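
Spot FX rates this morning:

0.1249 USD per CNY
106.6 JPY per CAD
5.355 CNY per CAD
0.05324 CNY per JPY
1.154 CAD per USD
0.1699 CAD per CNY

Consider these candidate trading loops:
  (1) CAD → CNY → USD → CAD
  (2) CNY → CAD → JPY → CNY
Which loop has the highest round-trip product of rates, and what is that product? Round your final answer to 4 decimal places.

(1) 5.355 × 0.1249 × 1.154 = 0.77184
(2) 0.1699 × 106.6 × 0.05324 = 0.96425
Highest is cycle (2) at 0.9642 (≤1, no arbitrage).

0.9642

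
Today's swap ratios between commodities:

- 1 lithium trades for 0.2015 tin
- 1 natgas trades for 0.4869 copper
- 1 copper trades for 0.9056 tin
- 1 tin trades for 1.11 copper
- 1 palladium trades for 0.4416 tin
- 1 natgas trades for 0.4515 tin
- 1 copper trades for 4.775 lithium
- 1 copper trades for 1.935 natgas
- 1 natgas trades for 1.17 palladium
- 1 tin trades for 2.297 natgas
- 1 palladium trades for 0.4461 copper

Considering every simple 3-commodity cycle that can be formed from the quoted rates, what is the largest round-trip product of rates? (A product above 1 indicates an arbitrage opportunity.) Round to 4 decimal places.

1.1868

tin→natgas→palladium→tin: 2.297 × 1.17 × 0.4416 = 1.18680
tin→copper→lithium→tin: 1.11 × 4.775 × 0.2015 = 1.06800
tin→natgas→copper→tin: 2.297 × 0.4869 × 0.9056 = 1.01283
palladium→copper→natgas→palladium: 0.4461 × 1.935 × 1.17 = 1.00995
tin→copper→natgas→tin: 1.11 × 1.935 × 0.4515 = 0.96975
Maximum is tin→natgas→palladium→tin at 1.1868; arbitrage exists.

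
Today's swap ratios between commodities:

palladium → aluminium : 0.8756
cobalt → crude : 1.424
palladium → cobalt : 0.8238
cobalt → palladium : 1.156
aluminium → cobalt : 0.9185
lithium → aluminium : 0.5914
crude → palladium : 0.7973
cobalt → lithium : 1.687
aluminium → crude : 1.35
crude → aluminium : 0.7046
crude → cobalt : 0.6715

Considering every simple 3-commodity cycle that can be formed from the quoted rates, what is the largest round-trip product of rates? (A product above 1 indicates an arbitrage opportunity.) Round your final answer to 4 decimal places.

aluminium→crude→palladium→aluminium: 1.35 × 0.7973 × 0.8756 = 0.94246
crude→palladium→cobalt→crude: 0.7973 × 0.8238 × 1.424 = 0.93531
aluminium→cobalt→palladium→aluminium: 0.9185 × 1.156 × 0.8756 = 0.92970
aluminium→cobalt→crude→aluminium: 0.9185 × 1.424 × 0.7046 = 0.92158
aluminium→cobalt→lithium→aluminium: 0.9185 × 1.687 × 0.5914 = 0.91638
Maximum is aluminium→crude→palladium→aluminium at 0.9425; no arbitrage — every cycle loses value.

0.9425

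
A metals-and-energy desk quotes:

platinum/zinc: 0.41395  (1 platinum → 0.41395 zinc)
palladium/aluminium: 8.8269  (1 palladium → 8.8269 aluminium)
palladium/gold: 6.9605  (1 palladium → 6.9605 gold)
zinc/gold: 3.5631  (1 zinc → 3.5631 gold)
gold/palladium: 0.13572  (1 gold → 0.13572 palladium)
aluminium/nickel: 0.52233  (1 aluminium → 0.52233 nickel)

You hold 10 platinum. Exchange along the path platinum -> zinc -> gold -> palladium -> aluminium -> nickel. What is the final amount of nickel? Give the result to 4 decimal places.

9.2294

10 platinum × 0.41395 = 4.1395 zinc
4.1395 zinc × 3.5631 = 14.74945245 gold
14.74945245 gold × 0.13572 = 2.001795686514 palladium
2.001795686514 palladium × 8.8269 = 17.6696503452904266 aluminium
17.6696503452904266 aluminium × 0.52233 = 9.229388464855548525978 nickel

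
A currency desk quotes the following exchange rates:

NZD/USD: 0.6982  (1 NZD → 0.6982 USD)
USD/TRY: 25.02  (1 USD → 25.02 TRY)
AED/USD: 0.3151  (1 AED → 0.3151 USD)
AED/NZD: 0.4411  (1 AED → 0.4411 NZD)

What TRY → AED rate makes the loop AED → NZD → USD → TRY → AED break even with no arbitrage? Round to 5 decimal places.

Known legs of the cycle: 0.4411 × 0.6982 × 25.02 = 7.7055600204
For no arbitrage the full-cycle product must be 1, so the missing rate is 1 / 7.7055600204 ≈ 0.1297764.

0.12978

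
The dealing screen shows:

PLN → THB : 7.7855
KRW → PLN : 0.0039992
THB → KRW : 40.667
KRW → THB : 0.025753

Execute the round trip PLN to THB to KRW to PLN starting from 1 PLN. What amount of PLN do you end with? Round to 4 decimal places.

1 PLN × 7.7855 = 7.7855 THB
7.7855 THB × 40.667 = 316.6129285 KRW
316.6129285 KRW × 0.0039992 = 1.2661984236572 PLN

1.2662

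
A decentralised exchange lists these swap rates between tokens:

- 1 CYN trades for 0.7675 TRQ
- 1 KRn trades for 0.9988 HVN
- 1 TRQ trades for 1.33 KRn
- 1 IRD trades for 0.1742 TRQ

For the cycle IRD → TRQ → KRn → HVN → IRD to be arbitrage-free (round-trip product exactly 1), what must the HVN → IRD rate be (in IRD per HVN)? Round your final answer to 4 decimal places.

4.3214

Known legs of the cycle: 0.1742 × 1.33 × 0.9988 = 0.2314079768
For no arbitrage the full-cycle product must be 1, so the missing rate is 1 / 0.2314079768 ≈ 4.321372.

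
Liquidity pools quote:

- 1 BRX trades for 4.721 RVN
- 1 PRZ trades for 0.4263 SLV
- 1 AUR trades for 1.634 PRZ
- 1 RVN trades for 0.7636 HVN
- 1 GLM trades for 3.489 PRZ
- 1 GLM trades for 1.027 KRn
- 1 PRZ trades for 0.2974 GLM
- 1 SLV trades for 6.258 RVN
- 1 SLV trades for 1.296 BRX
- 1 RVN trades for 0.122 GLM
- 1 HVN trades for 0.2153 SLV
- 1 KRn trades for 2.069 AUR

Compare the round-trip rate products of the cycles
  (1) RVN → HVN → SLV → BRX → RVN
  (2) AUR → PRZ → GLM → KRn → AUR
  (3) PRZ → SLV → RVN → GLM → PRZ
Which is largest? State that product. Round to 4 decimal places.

(1) 0.7636 × 0.2153 × 1.296 × 4.721 = 1.00589
(2) 1.634 × 0.2974 × 1.027 × 2.069 = 1.03258
(3) 0.4263 × 6.258 × 0.122 × 3.489 = 1.13556
Highest is cycle (3) at 1.1356 (>1, arbitrage).

1.1356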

* [PROBLEM REQUIREMENTS] Transcribe each entry exactly.

* [THE ANSWER]
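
Spot FX rates this morning:

0.1249 USD per CNY
106.6 JPY per CAD
5.355 CNY per CAD
0.05324 CNY per JPY
1.154 CAD per USD
0.1699 CAD per CNY

Consider these candidate trading loops:
  (1) CAD → CNY → USD → CAD
  (2) CNY → CAD → JPY → CNY
Which loop has the highest round-trip product of rates, and what is that product? Round your final answer to 4 decimal places.

(1) 5.355 × 0.1249 × 1.154 = 0.77184
(2) 0.1699 × 106.6 × 0.05324 = 0.96425
Highest is cycle (2) at 0.9642 (≤1, no arbitrage).

0.9642

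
Today's swap ratios between commodities:

- 1 lithium trades for 0.2015 tin
- 1 natgas trades for 0.4869 copper
- 1 copper trades for 0.9056 tin
- 1 tin trades for 1.11 copper
- 1 palladium trades for 0.4416 tin
- 1 natgas trades for 0.4515 tin
- 1 copper trades for 4.775 lithium
- 1 copper trades for 1.935 natgas
- 1 natgas trades for 1.17 palladium
- 1 tin trades for 2.297 natgas
- 1 palladium trades for 0.4461 copper

Considering every simple 3-commodity cycle that can be formed from the quoted rates, what is the largest round-trip product of rates? (A product above 1 indicates an arbitrage opportunity.) Round to 4 decimal places.

1.1868

tin→natgas→palladium→tin: 2.297 × 1.17 × 0.4416 = 1.18680
tin→copper→lithium→tin: 1.11 × 4.775 × 0.2015 = 1.06800
tin→natgas→copper→tin: 2.297 × 0.4869 × 0.9056 = 1.01283
palladium→copper→natgas→palladium: 0.4461 × 1.935 × 1.17 = 1.00995
tin→copper→natgas→tin: 1.11 × 1.935 × 0.4515 = 0.96975
Maximum is tin→natgas→palladium→tin at 1.1868; arbitrage exists.

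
Today's swap ratios between commodities:

palladium → aluminium : 0.8756
cobalt → crude : 1.424
palladium → cobalt : 0.8238
cobalt → palladium : 1.156
aluminium → cobalt : 0.9185
lithium → aluminium : 0.5914
crude → palladium : 0.7973
cobalt → lithium : 1.687
aluminium → crude : 1.35
crude → aluminium : 0.7046
crude → cobalt : 0.6715

Considering every simple 3-commodity cycle that can be formed from the quoted rates, what is the largest round-trip product of rates? (A product above 1 indicates an arbitrage opportunity.) Round your final answer to 4 decimal places.

aluminium→crude→palladium→aluminium: 1.35 × 0.7973 × 0.8756 = 0.94246
crude→palladium→cobalt→crude: 0.7973 × 0.8238 × 1.424 = 0.93531
aluminium→cobalt→palladium→aluminium: 0.9185 × 1.156 × 0.8756 = 0.92970
aluminium→cobalt→crude→aluminium: 0.9185 × 1.424 × 0.7046 = 0.92158
aluminium→cobalt→lithium→aluminium: 0.9185 × 1.687 × 0.5914 = 0.91638
Maximum is aluminium→crude→palladium→aluminium at 0.9425; no arbitrage — every cycle loses value.

0.9425

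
A metals-and-energy desk quotes:

platinum/zinc: 0.41395  (1 platinum → 0.41395 zinc)
palladium/aluminium: 8.8269  (1 palladium → 8.8269 aluminium)
palladium/gold: 6.9605  (1 palladium → 6.9605 gold)
zinc/gold: 3.5631  (1 zinc → 3.5631 gold)
gold/palladium: 0.13572  (1 gold → 0.13572 palladium)
aluminium/nickel: 0.52233  (1 aluminium → 0.52233 nickel)

You hold 10 platinum. Exchange along the path platinum -> zinc -> gold -> palladium -> aluminium -> nickel. What is the final amount of nickel? Give the result to 4 decimal places.

9.2294

10 platinum × 0.41395 = 4.1395 zinc
4.1395 zinc × 3.5631 = 14.74945245 gold
14.74945245 gold × 0.13572 = 2.001795686514 palladium
2.001795686514 palladium × 8.8269 = 17.6696503452904266 aluminium
17.6696503452904266 aluminium × 0.52233 = 9.229388464855548525978 nickel

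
A currency desk quotes the following exchange rates:

NZD/USD: 0.6982  (1 NZD → 0.6982 USD)
USD/TRY: 25.02  (1 USD → 25.02 TRY)
AED/USD: 0.3151  (1 AED → 0.3151 USD)
AED/NZD: 0.4411  (1 AED → 0.4411 NZD)

What TRY → AED rate makes the loop AED → NZD → USD → TRY → AED break even with no arbitrage? Round to 5 decimal places.

Known legs of the cycle: 0.4411 × 0.6982 × 25.02 = 7.7055600204
For no arbitrage the full-cycle product must be 1, so the missing rate is 1 / 7.7055600204 ≈ 0.1297764.

0.12978

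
The dealing screen shows:

PLN → THB : 7.7855
KRW → PLN : 0.0039992
THB → KRW : 40.667
KRW → THB : 0.025753

Execute the round trip PLN to THB to KRW to PLN starting from 1 PLN. What amount of PLN do you end with? Round to 4 decimal places.

1 PLN × 7.7855 = 7.7855 THB
7.7855 THB × 40.667 = 316.6129285 KRW
316.6129285 KRW × 0.0039992 = 1.2661984236572 PLN

1.2662

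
A decentralised exchange lists these swap rates between tokens:

- 1 CYN trades for 0.7675 TRQ
- 1 KRn trades for 0.9988 HVN
- 1 TRQ trades for 1.33 KRn
- 1 IRD trades for 0.1742 TRQ

For the cycle IRD → TRQ → KRn → HVN → IRD to be arbitrage-free (round-trip product exactly 1), what must the HVN → IRD rate be (in IRD per HVN)? Round your final answer to 4 decimal places.

4.3214

Known legs of the cycle: 0.1742 × 1.33 × 0.9988 = 0.2314079768
For no arbitrage the full-cycle product must be 1, so the missing rate is 1 / 0.2314079768 ≈ 4.321372.

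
Liquidity pools quote:

- 1 BRX trades for 4.721 RVN
- 1 PRZ trades for 0.4263 SLV
- 1 AUR trades for 1.634 PRZ
- 1 RVN trades for 0.7636 HVN
- 1 GLM trades for 3.489 PRZ
- 1 GLM trades for 1.027 KRn
- 1 PRZ trades for 0.2974 GLM
- 1 SLV trades for 6.258 RVN
- 1 SLV trades for 1.296 BRX
- 1 RVN trades for 0.122 GLM
- 1 HVN trades for 0.2153 SLV
- 1 KRn trades for 2.069 AUR

Compare the round-trip rate products of the cycles
  (1) RVN → HVN → SLV → BRX → RVN
  (2) AUR → PRZ → GLM → KRn → AUR
  (3) PRZ → SLV → RVN → GLM → PRZ
Which is largest? State that product. Round to 4 decimal places.

(1) 0.7636 × 0.2153 × 1.296 × 4.721 = 1.00589
(2) 1.634 × 0.2974 × 1.027 × 2.069 = 1.03258
(3) 0.4263 × 6.258 × 0.122 × 3.489 = 1.13556
Highest is cycle (3) at 1.1356 (>1, arbitrage).

1.1356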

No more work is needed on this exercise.